Below are some records; write them all out again exactly.

Provided records Block Start

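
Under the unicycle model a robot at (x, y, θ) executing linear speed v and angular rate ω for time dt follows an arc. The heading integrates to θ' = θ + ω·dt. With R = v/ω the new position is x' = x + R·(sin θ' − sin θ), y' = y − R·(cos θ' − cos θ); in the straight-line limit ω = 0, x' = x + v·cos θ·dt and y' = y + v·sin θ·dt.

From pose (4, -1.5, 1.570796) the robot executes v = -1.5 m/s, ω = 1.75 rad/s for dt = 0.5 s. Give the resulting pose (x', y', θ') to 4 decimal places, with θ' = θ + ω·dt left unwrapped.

θ' = 1.5708 + 1.75·0.5 = 2.4458
R = v/ω = -1.5/1.75 = -0.8571
x' = 4 + -0.8571·(sin 2.4458 − sin 1.5708) = 4.3077
y' = -1.5 − -0.8571·(cos 2.4458 − cos 1.5708) = -2.1579

(4.3077, -2.1579, 2.4458)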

Provided records Block End

▶ [Answer for this exercise]
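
Under the unicycle model a robot at (x, y, θ) executing linear speed v and angular rate ω for time dt follows an arc. The heading integrates to θ' = θ + ω·dt. With R = v/ω the new position is x' = x + R·(sin θ' − sin θ), y' = y − R·(cos θ' − cos θ); in the straight-line limit ω = 0, x' = x + v·cos θ·dt and y' = y + v·sin θ·dt.

From pose (4, -1.5, 1.570796) the robot executes v = -1.5 m/s, ω = 1.75 rad/s for dt = 0.5 s. Give the resulting pose (x', y', θ') to 4 decimal places, with θ' = θ + ω·dt left unwrapped.

θ' = 1.5708 + 1.75·0.5 = 2.4458
R = v/ω = -1.5/1.75 = -0.8571
x' = 4 + -0.8571·(sin 2.4458 − sin 1.5708) = 4.3077
y' = -1.5 − -0.8571·(cos 2.4458 − cos 1.5708) = -2.1579

(4.3077, -2.1579, 2.4458)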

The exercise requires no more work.